### TASK GOAL
Would you please write out the records below exactly as they appear?

- - - - -

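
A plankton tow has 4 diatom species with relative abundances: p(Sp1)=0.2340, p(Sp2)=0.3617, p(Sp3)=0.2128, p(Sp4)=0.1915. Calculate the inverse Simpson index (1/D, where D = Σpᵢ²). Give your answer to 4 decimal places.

3.7378

D = 0.234² + 0.3617² + 0.2128² + 0.1915² = 0.05475600 + 0.13082689 + 0.04528384 + 0.03667225 = 0.26753898 (working shown to 8 dp, full precision carried).
So 1/D = 3.737773, i.e. 3.7378 to 4 decimal places.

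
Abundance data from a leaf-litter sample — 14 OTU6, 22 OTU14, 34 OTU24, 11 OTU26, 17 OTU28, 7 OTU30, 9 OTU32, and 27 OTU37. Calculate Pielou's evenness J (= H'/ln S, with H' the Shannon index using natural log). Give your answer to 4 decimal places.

0.9413

Total N = 14+22+34+11+17+7+9+27 = 141, so the proportions are 0.099291, 0.156028, 0.241135, 0.078014, 0.120567, 0.049645, 0.06383, 0.191489 (working shown to 6 dp, full precision carried).
H' = −Σ pᵢ ln pᵢ = −((-0.229332) + (-0.289857) + (-0.342990) + (-0.199004) + (-0.255066) + (-0.149078) + (-0.175630) + (-0.316517)) = 1.957473.
With S = 8 species, ln S = 2.079442, so J = 1.957473/2.079442 = 0.941346, i.e. 0.9413 to 4 decimal places.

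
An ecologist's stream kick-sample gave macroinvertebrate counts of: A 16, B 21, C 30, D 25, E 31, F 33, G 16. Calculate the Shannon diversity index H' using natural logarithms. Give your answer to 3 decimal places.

1.909

Total N = 16+21+30+25+31+33+16 = 172, so the proportions are 0.09302, 0.12209, 0.17442, 0.14535, 0.18023, 0.19186, 0.09302 (working shown to 5 dp, full precision carried).
Each pᵢ ln pᵢ term: 0.09302×(-2.37491)=-0.22092, 0.12209×(-2.10297)=-0.25676, 0.17442×(-1.74630)=-0.30459, 0.14535×(-1.92862)=-0.28032, 0.18023×(-1.71351)=-0.30883, 0.19186×(-1.65099)=-0.31676, 0.09302×(-2.37491)=-0.22092.
Sum = -1.90910, so H' = 1.909.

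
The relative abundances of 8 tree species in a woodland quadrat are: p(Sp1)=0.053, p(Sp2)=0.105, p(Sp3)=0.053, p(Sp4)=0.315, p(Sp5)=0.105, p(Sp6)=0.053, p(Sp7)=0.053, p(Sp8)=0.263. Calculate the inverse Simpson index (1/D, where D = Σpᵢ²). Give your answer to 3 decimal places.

4.958

D = 0.053² + 0.105² + 0.053² + 0.315² + 0.105² + 0.053² + 0.053² + 0.263² = 0.0028090 + 0.0110250 + 0.0028090 + 0.0992250 + 0.0110250 + 0.0028090 + 0.0028090 + 0.0691690 = 0.2016800 (working shown to 7 dp, full precision carried).
So 1/D = 4.95835, i.e. 4.958 to 3 decimal places.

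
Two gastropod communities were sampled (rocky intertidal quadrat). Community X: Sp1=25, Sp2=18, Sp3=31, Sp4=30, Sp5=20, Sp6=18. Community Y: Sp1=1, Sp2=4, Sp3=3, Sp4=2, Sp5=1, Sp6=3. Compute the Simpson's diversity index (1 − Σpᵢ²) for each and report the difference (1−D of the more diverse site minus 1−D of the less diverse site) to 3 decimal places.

0.029

Community X: N=142, proportions 0.17606, 0.12676, 0.21831, 0.21127, 0.14085, 0.12676, giving 1−D = 0.82474 (working shown to 5 dp, full precision carried).
Community Y: N=14, proportions 0.07143, 0.28571, 0.21429, 0.14286, 0.07143, 0.21429, giving 1−D = 0.79592.
Difference = |0.82474 − 0.79592| = 0.02882, i.e. 0.029 to 3 decimal places.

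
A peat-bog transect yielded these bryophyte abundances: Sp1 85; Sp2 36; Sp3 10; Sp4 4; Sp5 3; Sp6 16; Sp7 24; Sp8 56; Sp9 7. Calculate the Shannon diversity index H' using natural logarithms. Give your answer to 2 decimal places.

Total N = 85+36+10+4+3+16+24+56+7 = 241, so the proportions are 0.3527, 0.1494, 0.0415, 0.0166, 0.0124, 0.0664, 0.0996, 0.2324, 0.029 (working shown to 4 dp, full precision carried).
Each pᵢ ln pᵢ term: 0.3527×(-1.0421)=-0.3676, 0.1494×(-1.9013)=-0.2840, 0.0415×(-3.1822)=-0.1320, 0.0166×(-4.0985)=-0.0680, 0.0124×(-4.3862)=-0.0546, 0.0664×(-2.7122)=-0.1801, 0.0996×(-2.3067)=-0.2297, 0.2324×(-1.4594)=-0.3391, 0.029×(-3.5389)=-0.1028.
Sum = -1.7579, so H' = 1.76.

1.76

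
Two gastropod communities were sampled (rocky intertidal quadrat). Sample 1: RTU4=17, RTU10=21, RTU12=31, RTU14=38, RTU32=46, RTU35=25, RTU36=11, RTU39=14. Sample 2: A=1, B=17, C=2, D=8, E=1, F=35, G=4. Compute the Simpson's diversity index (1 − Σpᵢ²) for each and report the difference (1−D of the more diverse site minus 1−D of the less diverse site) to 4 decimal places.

0.1957

Sample 1: N=203, proportions 0.083744, 0.103448, 0.152709, 0.187192, 0.226601, 0.123153, 0.054187, 0.068966, giving 1−D = 0.849717 (working shown to 6 dp, full precision carried).
Sample 2: N=68, proportions 0.014706, 0.25, 0.029412, 0.117647, 0.014706, 0.514706, 0.058824, giving 1−D = 0.653979.
Difference = |0.849717 − 0.653979| = 0.195738, i.e. 0.1957 to 4 decimal places.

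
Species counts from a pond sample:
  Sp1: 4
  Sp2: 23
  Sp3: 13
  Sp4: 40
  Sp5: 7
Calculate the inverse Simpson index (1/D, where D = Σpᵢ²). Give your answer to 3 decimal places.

Total N = 4+23+13+40+7 = 87, so the proportions are 0.045977, 0.2643678, 0.1494253, 0.4597701, 0.0804598 (working shown to 7 dp, full precision carried).
D = 0.045977² + 0.2643678² + 0.1494253² + 0.4597701² + 0.0804598² = 0.0021139 + 0.0698903 + 0.0223279 + 0.2113886 + 0.0064738 = 0.3121945.
So 1/D = 3.20313, i.e. 3.203 to 3 decimal places.

3.203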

- - - - -

### YOUR RESPONSE
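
A plankton tow has 4 diatom species with relative abundances: p(Sp1)=0.2340, p(Sp2)=0.3617, p(Sp3)=0.2128, p(Sp4)=0.1915. Calculate the inverse Simpson index (1/D, where D = Σpᵢ²). Give your answer to 4 decimal places.

3.7378

D = 0.234² + 0.3617² + 0.2128² + 0.1915² = 0.05475600 + 0.13082689 + 0.04528384 + 0.03667225 = 0.26753898 (working shown to 8 dp, full precision carried).
So 1/D = 3.737773, i.e. 3.7378 to 4 decimal places.

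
Abundance data from a leaf-litter sample — 14 OTU6, 22 OTU14, 34 OTU24, 11 OTU26, 17 OTU28, 7 OTU30, 9 OTU32, and 27 OTU37. Calculate Pielou's evenness J (= H'/ln S, with H' the Shannon index using natural log). Give your answer to 4 decimal places.

0.9413

Total N = 14+22+34+11+17+7+9+27 = 141, so the proportions are 0.099291, 0.156028, 0.241135, 0.078014, 0.120567, 0.049645, 0.06383, 0.191489 (working shown to 6 dp, full precision carried).
H' = −Σ pᵢ ln pᵢ = −((-0.229332) + (-0.289857) + (-0.342990) + (-0.199004) + (-0.255066) + (-0.149078) + (-0.175630) + (-0.316517)) = 1.957473.
With S = 8 species, ln S = 2.079442, so J = 1.957473/2.079442 = 0.941346, i.e. 0.9413 to 4 decimal places.

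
An ecologist's stream kick-sample gave macroinvertebrate counts of: A 16, B 21, C 30, D 25, E 31, F 33, G 16. Calculate the Shannon diversity index H' using natural logarithms. Give your answer to 3 decimal places.

1.909

Total N = 16+21+30+25+31+33+16 = 172, so the proportions are 0.09302, 0.12209, 0.17442, 0.14535, 0.18023, 0.19186, 0.09302 (working shown to 5 dp, full precision carried).
Each pᵢ ln pᵢ term: 0.09302×(-2.37491)=-0.22092, 0.12209×(-2.10297)=-0.25676, 0.17442×(-1.74630)=-0.30459, 0.14535×(-1.92862)=-0.28032, 0.18023×(-1.71351)=-0.30883, 0.19186×(-1.65099)=-0.31676, 0.09302×(-2.37491)=-0.22092.
Sum = -1.90910, so H' = 1.909.

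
The relative abundances of 8 tree species in a woodland quadrat are: p(Sp1)=0.053, p(Sp2)=0.105, p(Sp3)=0.053, p(Sp4)=0.315, p(Sp5)=0.105, p(Sp6)=0.053, p(Sp7)=0.053, p(Sp8)=0.263. Calculate the inverse Simpson index (1/D, where D = Σpᵢ²). Give your answer to 3 decimal places.

4.958

D = 0.053² + 0.105² + 0.053² + 0.315² + 0.105² + 0.053² + 0.053² + 0.263² = 0.0028090 + 0.0110250 + 0.0028090 + 0.0992250 + 0.0110250 + 0.0028090 + 0.0028090 + 0.0691690 = 0.2016800 (working shown to 7 dp, full precision carried).
So 1/D = 4.95835, i.e. 4.958 to 3 decimal places.

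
Two gastropod communities were sampled (rocky intertidal quadrat). Community X: Sp1=25, Sp2=18, Sp3=31, Sp4=30, Sp5=20, Sp6=18. Community Y: Sp1=1, Sp2=4, Sp3=3, Sp4=2, Sp5=1, Sp6=3. Compute the Simpson's diversity index (1 − Σpᵢ²) for each and report the difference (1−D of the more diverse site minus 1−D of the less diverse site) to 3 decimal places.

0.029

Community X: N=142, proportions 0.17606, 0.12676, 0.21831, 0.21127, 0.14085, 0.12676, giving 1−D = 0.82474 (working shown to 5 dp, full precision carried).
Community Y: N=14, proportions 0.07143, 0.28571, 0.21429, 0.14286, 0.07143, 0.21429, giving 1−D = 0.79592.
Difference = |0.82474 − 0.79592| = 0.02882, i.e. 0.029 to 3 decimal places.

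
A peat-bog transect yielded these bryophyte abundances: Sp1 85; Sp2 36; Sp3 10; Sp4 4; Sp5 3; Sp6 16; Sp7 24; Sp8 56; Sp9 7. Calculate the Shannon diversity index H' using natural logarithms. Give your answer to 2 decimal places.

Total N = 85+36+10+4+3+16+24+56+7 = 241, so the proportions are 0.3527, 0.1494, 0.0415, 0.0166, 0.0124, 0.0664, 0.0996, 0.2324, 0.029 (working shown to 4 dp, full precision carried).
Each pᵢ ln pᵢ term: 0.3527×(-1.0421)=-0.3676, 0.1494×(-1.9013)=-0.2840, 0.0415×(-3.1822)=-0.1320, 0.0166×(-4.0985)=-0.0680, 0.0124×(-4.3862)=-0.0546, 0.0664×(-2.7122)=-0.1801, 0.0996×(-2.3067)=-0.2297, 0.2324×(-1.4594)=-0.3391, 0.029×(-3.5389)=-0.1028.
Sum = -1.7579, so H' = 1.76.

1.76

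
Two gastropod communities were sampled (rocky intertidal quadrat). Sample 1: RTU4=17, RTU10=21, RTU12=31, RTU14=38, RTU32=46, RTU35=25, RTU36=11, RTU39=14. Sample 2: A=1, B=17, C=2, D=8, E=1, F=35, G=4. Compute the Simpson's diversity index (1 − Σpᵢ²) for each and report the difference (1−D of the more diverse site minus 1−D of the less diverse site) to 4 decimal places.

0.1957

Sample 1: N=203, proportions 0.083744, 0.103448, 0.152709, 0.187192, 0.226601, 0.123153, 0.054187, 0.068966, giving 1−D = 0.849717 (working shown to 6 dp, full precision carried).
Sample 2: N=68, proportions 0.014706, 0.25, 0.029412, 0.117647, 0.014706, 0.514706, 0.058824, giving 1−D = 0.653979.
Difference = |0.849717 − 0.653979| = 0.195738, i.e. 0.1957 to 4 decimal places.

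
Species counts from a pond sample:
  Sp1: 4
  Sp2: 23
  Sp3: 13
  Sp4: 40
  Sp5: 7
Calculate the inverse Simpson index (1/D, where D = Σpᵢ²). Give your answer to 3 decimal places.

Total N = 4+23+13+40+7 = 87, so the proportions are 0.045977, 0.2643678, 0.1494253, 0.4597701, 0.0804598 (working shown to 7 dp, full precision carried).
D = 0.045977² + 0.2643678² + 0.1494253² + 0.4597701² + 0.0804598² = 0.0021139 + 0.0698903 + 0.0223279 + 0.2113886 + 0.0064738 = 0.3121945.
So 1/D = 3.20313, i.e. 3.203 to 3 decimal places.

3.203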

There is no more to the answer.